What is needed is a faithful copy of all the records.

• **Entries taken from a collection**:
◆ ◆ ◆ ◆ ◆ ◆ ◆
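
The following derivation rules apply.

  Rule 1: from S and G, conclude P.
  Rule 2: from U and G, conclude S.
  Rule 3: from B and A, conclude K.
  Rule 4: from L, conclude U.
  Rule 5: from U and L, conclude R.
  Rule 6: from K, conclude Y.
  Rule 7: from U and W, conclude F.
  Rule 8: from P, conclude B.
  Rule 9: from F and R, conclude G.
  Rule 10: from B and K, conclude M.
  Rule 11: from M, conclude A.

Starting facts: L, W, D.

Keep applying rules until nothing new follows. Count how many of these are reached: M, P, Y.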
◆ ◆ ◆ ◆ ◆ ◆ ◆
• **Your solution**:
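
The following derivation rules apply.

  Rule 1: from S and G, conclude P.
  Rule 2: from U and G, conclude S.
  Rule 3: from B and A, conclude K.
  Rule 4: from L, conclude U.
  Rule 5: from U and L, conclude R.
  Rule 6: from K, conclude Y.
  Rule 7: from U and W, conclude F.
  Rule 8: from P, conclude B.
  Rule 9: from F and R, conclude G.
  Rule 10: from B and K, conclude M.
  Rule 11: from M, conclude A.

Starting facts: L, W, D.

Keep applying rules until nothing new follows. Count how many of these are reached: M, P, Y.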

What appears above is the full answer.